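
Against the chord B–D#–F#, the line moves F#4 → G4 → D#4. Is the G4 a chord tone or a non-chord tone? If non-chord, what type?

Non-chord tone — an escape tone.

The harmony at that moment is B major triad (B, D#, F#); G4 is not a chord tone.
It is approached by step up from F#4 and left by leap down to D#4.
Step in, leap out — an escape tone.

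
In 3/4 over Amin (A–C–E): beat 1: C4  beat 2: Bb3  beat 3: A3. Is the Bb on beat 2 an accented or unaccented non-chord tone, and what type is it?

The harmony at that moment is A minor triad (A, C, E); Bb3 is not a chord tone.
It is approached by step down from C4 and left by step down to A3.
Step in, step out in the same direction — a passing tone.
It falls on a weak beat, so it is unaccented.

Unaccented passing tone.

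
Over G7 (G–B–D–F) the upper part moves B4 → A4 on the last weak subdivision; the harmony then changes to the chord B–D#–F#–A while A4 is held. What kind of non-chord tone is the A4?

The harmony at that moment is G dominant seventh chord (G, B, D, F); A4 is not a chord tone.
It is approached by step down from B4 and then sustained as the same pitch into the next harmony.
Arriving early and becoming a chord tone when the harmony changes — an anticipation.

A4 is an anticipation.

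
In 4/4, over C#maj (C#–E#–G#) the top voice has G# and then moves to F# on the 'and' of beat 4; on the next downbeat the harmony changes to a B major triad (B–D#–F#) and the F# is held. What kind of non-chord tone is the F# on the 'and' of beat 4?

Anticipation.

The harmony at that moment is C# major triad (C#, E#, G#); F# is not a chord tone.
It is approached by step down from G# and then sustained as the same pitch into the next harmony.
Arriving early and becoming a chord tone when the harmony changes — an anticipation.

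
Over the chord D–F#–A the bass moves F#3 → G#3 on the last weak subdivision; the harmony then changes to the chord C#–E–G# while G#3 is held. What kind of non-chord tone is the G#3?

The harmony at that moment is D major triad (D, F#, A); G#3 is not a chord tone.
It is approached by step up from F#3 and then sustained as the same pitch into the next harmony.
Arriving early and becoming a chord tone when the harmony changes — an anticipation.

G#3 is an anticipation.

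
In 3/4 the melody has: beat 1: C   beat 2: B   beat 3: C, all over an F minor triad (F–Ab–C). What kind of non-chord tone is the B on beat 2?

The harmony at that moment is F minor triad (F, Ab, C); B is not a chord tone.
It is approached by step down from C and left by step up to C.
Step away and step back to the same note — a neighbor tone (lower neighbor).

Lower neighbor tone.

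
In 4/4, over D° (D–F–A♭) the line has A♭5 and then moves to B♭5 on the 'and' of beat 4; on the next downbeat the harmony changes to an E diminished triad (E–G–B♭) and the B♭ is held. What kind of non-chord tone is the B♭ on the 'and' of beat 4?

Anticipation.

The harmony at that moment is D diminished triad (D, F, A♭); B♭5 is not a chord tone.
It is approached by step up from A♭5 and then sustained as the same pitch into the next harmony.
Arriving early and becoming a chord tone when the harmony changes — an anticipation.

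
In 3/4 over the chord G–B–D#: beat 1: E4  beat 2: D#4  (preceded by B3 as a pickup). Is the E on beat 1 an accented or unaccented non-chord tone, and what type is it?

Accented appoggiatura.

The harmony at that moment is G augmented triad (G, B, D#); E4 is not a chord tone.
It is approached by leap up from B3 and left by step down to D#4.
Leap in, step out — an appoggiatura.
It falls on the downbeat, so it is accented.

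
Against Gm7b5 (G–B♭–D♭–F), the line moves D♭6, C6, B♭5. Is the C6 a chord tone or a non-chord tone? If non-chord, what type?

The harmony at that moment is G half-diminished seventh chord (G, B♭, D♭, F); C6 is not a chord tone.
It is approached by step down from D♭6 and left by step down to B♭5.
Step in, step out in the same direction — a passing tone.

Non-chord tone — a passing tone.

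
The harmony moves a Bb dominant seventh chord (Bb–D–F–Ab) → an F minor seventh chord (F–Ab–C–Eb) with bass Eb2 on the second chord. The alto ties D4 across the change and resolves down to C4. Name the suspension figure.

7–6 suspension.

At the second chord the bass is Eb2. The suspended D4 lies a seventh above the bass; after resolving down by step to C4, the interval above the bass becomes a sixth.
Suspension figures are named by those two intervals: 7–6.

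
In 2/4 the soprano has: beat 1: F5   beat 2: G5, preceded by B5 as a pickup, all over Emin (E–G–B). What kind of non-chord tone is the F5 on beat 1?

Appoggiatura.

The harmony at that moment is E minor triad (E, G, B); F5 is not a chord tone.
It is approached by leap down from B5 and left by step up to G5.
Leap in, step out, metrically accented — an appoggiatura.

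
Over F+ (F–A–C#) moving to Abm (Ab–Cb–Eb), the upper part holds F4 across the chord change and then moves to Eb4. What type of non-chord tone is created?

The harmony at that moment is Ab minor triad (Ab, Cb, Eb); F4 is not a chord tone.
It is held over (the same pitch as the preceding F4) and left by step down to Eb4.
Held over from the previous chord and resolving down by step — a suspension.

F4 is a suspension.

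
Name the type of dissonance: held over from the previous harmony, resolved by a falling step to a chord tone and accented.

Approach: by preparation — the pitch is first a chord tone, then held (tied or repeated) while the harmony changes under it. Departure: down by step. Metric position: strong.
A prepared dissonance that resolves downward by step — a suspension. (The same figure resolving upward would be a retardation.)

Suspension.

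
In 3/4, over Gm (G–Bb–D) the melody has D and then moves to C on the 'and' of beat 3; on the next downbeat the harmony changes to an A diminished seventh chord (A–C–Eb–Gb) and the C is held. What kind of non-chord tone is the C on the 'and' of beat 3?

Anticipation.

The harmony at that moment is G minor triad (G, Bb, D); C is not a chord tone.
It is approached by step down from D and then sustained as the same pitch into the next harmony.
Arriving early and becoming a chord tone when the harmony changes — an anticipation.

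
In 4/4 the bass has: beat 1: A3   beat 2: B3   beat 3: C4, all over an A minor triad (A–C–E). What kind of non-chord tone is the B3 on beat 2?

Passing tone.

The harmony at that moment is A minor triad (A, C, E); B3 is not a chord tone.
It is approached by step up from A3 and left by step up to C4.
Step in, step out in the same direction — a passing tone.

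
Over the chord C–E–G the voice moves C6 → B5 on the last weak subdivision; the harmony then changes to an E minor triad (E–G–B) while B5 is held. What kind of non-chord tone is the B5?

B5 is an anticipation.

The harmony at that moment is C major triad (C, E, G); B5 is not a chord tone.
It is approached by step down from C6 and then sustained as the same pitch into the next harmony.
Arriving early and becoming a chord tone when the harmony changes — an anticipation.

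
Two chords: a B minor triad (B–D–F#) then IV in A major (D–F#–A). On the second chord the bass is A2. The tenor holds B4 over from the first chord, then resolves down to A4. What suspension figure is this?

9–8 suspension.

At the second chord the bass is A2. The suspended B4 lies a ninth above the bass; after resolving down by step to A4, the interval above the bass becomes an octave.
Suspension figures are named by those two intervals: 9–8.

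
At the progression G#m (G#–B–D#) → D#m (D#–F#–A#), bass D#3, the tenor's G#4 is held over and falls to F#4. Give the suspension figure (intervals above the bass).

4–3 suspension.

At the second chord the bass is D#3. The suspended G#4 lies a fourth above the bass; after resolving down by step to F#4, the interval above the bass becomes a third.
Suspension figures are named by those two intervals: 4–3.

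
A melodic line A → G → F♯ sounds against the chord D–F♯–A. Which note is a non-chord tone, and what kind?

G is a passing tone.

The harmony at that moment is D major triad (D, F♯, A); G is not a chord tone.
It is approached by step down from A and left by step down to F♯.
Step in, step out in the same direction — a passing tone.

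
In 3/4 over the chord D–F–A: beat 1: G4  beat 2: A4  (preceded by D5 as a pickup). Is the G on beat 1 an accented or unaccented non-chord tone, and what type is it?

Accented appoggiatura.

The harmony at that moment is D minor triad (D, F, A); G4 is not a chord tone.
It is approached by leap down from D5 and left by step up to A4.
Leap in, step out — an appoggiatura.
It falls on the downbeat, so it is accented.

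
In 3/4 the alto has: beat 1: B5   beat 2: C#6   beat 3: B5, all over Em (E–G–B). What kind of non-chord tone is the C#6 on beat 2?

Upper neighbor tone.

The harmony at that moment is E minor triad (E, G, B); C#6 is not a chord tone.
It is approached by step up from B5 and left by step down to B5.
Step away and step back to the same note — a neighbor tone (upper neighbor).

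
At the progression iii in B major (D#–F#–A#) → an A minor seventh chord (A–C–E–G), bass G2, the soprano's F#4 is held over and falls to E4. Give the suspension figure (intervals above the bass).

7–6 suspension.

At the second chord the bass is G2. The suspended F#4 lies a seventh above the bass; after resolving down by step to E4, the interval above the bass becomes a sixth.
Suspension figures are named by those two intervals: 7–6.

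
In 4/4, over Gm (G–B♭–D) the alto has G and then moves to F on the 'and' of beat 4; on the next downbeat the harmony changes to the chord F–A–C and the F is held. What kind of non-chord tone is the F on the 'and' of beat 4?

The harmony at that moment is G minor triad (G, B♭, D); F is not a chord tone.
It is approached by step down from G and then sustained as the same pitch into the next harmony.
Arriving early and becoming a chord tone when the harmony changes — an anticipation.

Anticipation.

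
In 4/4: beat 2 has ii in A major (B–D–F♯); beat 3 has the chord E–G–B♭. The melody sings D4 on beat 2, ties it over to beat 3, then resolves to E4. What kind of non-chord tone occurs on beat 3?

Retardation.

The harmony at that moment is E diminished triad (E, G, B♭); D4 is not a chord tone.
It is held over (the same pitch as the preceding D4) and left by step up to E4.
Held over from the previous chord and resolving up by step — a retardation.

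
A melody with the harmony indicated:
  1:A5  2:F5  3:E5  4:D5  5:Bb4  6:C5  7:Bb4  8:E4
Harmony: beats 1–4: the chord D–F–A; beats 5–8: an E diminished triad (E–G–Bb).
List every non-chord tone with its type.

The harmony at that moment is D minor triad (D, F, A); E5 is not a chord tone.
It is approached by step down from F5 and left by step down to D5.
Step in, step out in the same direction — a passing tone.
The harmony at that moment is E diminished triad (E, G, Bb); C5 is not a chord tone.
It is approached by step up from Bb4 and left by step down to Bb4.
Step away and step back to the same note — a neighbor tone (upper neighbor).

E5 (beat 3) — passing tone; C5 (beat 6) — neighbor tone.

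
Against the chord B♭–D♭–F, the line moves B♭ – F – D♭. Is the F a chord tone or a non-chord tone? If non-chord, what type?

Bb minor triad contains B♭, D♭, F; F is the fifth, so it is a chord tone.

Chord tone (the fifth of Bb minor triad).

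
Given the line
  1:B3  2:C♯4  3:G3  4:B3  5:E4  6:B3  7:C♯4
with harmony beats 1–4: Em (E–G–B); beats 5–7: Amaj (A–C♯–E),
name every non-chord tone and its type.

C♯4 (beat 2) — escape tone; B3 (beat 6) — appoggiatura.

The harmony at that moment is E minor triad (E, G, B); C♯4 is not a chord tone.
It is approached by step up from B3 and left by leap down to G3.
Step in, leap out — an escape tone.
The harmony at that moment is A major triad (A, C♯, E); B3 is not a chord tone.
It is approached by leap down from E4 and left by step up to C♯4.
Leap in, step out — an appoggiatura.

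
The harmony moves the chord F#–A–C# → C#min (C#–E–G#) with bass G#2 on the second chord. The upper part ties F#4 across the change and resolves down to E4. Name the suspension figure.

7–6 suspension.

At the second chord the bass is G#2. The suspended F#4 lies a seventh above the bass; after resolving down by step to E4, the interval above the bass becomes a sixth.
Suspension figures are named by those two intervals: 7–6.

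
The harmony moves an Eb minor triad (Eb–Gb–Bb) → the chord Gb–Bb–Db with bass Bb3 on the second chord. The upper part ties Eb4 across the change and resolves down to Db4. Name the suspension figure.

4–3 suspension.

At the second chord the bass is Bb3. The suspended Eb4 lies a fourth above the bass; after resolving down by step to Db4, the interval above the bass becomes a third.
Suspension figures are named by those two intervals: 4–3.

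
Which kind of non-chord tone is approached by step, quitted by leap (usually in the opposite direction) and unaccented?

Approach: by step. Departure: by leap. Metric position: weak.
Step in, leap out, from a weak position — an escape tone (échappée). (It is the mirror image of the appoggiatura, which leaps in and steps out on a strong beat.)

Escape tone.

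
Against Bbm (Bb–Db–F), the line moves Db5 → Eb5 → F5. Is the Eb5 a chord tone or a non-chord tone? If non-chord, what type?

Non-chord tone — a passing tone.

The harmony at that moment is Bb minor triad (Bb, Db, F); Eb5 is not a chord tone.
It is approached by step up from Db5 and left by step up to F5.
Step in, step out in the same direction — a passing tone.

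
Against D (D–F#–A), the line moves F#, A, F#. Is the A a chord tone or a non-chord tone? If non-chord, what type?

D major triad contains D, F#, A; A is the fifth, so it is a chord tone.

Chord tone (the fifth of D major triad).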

---*---

> **Task goal**
Search the data above for "beats" and copy every line where it turns up.

> **Answer for this exercise**
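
Harmony: beats 1–4: the chord D–F–A; beats 5–8: an E diminished triad (E–G–Bb).
with harmony beats 1–4: Em (E–G–B); beats 5–7: Amaj (A–C♯–E),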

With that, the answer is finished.